◆ **Data extracts**
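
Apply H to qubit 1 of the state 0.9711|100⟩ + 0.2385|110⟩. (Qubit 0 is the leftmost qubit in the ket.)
0.8553|100⟩ + 0.518|110⟩

H on qubit 1 mixes each pair of kets that differ only in qubit 1: amplitudes (a, b) of (|…0…⟩, |…1…⟩) become ((a + b)/√2, (a − b)/√2). Kets absent from the input have amplitude 0.
(|100⟩, |110⟩): (a, b) = (0.9711, 0.2385) → (0.8553, 0.518)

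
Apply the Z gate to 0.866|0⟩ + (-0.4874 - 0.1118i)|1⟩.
0.866|0⟩ + (0.4874 + 0.1118i)|1⟩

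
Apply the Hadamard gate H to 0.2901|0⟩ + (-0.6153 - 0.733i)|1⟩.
(-0.23 - 0.5183i)|0⟩ + (0.6402 + 0.5183i)|1⟩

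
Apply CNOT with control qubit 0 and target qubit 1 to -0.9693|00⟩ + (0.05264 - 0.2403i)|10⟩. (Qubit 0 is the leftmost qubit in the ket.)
-0.9693|00⟩ + (0.05264 - 0.2403i)|11⟩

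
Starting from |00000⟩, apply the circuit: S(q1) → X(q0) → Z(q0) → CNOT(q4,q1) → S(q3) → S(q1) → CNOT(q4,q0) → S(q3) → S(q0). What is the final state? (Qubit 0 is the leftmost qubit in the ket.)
-i|10000⟩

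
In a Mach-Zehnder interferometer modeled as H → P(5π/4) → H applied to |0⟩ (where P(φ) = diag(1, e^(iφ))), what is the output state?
(0.1464 - (1/√8)i)|0⟩ + (0.8536 + (1/√8)i)|1⟩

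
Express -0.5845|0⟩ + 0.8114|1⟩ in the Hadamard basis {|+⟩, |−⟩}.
0.1604|+⟩ - 0.9871|−⟩

With |ψ⟩ = α|0⟩ + β|1⟩, the Hadamard-basis coefficients are ⟨+|ψ⟩ = (α + β)/√2 and ⟨−|ψ⟩ = (α − β)/√2.
Here α = -0.5845, β = 0.8114: (α + β)/√2 = 0.1604, (α − β)/√2 = -0.9871.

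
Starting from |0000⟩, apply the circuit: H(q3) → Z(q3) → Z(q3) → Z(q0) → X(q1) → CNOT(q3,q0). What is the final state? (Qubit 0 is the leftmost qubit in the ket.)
1/√2|0100⟩ + 1/√2|1101⟩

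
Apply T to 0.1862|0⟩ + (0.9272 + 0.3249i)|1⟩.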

◆ **Problem to work on**
Set down the entries again exactly as they are.

◆ **Your response**
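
Apply H to qubit 1 of the state 0.9711|100⟩ + 0.2385|110⟩. (Qubit 0 is the leftmost qubit in the ket.)
0.8553|100⟩ + 0.518|110⟩

H on qubit 1 mixes each pair of kets that differ only in qubit 1: amplitudes (a, b) of (|…0…⟩, |…1…⟩) become ((a + b)/√2, (a − b)/√2). Kets absent from the input have amplitude 0.
(|100⟩, |110⟩): (a, b) = (0.9711, 0.2385) → (0.8553, 0.518)

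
Apply the Z gate to 0.866|0⟩ + (-0.4874 - 0.1118i)|1⟩.
0.866|0⟩ + (0.4874 + 0.1118i)|1⟩

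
Apply the Hadamard gate H to 0.2901|0⟩ + (-0.6153 - 0.733i)|1⟩.
(-0.23 - 0.5183i)|0⟩ + (0.6402 + 0.5183i)|1⟩

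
Apply CNOT with control qubit 0 and target qubit 1 to -0.9693|00⟩ + (0.05264 - 0.2403i)|10⟩. (Qubit 0 is the leftmost qubit in the ket.)
-0.9693|00⟩ + (0.05264 - 0.2403i)|11⟩

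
Starting from |00000⟩, apply the circuit: S(q1) → X(q0) → Z(q0) → CNOT(q4,q1) → S(q3) → S(q1) → CNOT(q4,q0) → S(q3) → S(q0). What is the final state? (Qubit 0 is the leftmost qubit in the ket.)
-i|10000⟩

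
In a Mach-Zehnder interferometer modeled as H → P(5π/4) → H applied to |0⟩ (where P(φ) = diag(1, e^(iφ))), what is the output state?
(0.1464 - (1/√8)i)|0⟩ + (0.8536 + (1/√8)i)|1⟩

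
Express -0.5845|0⟩ + 0.8114|1⟩ in the Hadamard basis {|+⟩, |−⟩}.
0.1604|+⟩ - 0.9871|−⟩

With |ψ⟩ = α|0⟩ + β|1⟩, the Hadamard-basis coefficients are ⟨+|ψ⟩ = (α + β)/√2 and ⟨−|ψ⟩ = (α − β)/√2.
Here α = -0.5845, β = 0.8114: (α + β)/√2 = 0.1604, (α − β)/√2 = -0.9871.

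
Starting from |0000⟩, apply the circuit: H(q3) → Z(q3) → Z(q3) → Z(q0) → X(q1) → CNOT(q3,q0). What is the final state? (Qubit 0 is the leftmost qubit in the ket.)
1/√2|0100⟩ + 1/√2|1101⟩

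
Apply T to 0.1862|0⟩ + (0.9272 + 0.3249i)|1⟩.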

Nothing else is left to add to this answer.